═════ Dataset records ═════

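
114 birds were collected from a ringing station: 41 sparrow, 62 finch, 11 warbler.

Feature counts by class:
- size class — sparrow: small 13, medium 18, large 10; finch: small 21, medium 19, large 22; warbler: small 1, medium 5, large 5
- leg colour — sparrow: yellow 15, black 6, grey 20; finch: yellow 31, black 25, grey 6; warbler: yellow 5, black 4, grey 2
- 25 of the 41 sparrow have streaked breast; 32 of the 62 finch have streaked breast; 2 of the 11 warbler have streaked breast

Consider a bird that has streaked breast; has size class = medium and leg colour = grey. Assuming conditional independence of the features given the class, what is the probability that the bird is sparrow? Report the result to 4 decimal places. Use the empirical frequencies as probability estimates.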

═════
═════ Dataset records ═════

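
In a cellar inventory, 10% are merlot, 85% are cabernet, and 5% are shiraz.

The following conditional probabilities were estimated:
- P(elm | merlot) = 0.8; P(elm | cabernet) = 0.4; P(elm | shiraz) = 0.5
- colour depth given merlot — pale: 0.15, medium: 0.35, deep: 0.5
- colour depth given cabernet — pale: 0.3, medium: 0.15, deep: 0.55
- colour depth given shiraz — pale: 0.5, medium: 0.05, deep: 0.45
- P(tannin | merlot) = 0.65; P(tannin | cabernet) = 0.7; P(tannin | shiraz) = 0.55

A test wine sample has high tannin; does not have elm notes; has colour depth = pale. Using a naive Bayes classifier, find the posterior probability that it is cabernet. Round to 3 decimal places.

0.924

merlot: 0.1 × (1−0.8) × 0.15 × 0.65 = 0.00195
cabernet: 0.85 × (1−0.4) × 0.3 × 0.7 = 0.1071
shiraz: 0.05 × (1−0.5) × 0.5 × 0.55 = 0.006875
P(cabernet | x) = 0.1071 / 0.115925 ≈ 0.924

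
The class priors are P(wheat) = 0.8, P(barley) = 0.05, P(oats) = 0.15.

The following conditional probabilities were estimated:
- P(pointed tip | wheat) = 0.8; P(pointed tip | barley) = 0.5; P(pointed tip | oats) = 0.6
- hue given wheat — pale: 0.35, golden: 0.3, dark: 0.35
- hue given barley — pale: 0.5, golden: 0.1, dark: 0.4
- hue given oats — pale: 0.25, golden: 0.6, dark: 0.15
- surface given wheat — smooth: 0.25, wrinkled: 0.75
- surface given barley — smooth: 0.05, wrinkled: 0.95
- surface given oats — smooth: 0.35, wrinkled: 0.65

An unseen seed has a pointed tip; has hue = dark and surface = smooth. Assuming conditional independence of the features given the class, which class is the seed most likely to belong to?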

═════
═════ Dataset records ═════

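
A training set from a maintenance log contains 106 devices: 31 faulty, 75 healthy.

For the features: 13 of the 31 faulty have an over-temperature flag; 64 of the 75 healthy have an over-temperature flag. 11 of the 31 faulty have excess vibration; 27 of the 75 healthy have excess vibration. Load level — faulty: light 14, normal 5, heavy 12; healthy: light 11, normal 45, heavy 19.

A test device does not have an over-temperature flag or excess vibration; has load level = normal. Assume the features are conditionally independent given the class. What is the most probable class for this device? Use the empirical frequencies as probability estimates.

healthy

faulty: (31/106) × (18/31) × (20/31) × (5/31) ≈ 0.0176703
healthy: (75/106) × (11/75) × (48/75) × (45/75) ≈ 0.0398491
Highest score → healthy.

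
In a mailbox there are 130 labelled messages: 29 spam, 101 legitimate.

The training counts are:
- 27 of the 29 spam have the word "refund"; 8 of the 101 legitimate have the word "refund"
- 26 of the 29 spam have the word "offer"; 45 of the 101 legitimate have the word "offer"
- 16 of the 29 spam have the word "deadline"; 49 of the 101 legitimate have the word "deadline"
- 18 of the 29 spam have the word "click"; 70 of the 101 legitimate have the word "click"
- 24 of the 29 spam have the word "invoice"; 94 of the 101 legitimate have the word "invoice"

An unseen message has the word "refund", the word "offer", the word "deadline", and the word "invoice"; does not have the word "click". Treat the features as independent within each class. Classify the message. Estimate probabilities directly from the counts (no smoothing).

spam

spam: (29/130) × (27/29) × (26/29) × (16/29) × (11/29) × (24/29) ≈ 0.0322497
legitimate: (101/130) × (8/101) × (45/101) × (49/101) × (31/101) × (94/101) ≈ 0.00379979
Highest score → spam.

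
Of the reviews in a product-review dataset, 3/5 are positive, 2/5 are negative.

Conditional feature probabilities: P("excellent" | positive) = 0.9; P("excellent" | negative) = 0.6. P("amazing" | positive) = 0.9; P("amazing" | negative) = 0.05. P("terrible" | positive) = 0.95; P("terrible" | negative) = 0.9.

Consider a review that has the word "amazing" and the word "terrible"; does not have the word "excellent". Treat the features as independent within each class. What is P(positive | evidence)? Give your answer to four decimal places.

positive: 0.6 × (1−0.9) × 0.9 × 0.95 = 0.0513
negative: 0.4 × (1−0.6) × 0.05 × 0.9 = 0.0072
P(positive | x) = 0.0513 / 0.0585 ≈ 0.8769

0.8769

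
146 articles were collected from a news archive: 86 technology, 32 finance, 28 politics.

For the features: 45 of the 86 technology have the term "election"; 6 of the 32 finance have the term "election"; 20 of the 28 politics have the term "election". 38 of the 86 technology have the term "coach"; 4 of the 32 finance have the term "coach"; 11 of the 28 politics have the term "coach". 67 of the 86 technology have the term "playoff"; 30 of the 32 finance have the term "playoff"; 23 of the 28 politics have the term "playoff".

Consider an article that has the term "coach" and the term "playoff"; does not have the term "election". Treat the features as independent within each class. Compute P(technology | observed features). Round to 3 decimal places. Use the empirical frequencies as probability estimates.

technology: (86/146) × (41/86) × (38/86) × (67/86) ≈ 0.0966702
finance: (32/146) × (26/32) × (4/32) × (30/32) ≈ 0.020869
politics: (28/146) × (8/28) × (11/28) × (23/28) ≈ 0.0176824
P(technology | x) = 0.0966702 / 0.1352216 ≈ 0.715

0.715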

═════

Exercise objective => Copy each line above where "collected" appears.

Result =>
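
114 birds were collected from a ringing station: 41 sparrow, 62 finch, 11 warbler.
146 articles were collected from a news archive: 86 technology, 32 finance, 28 politics.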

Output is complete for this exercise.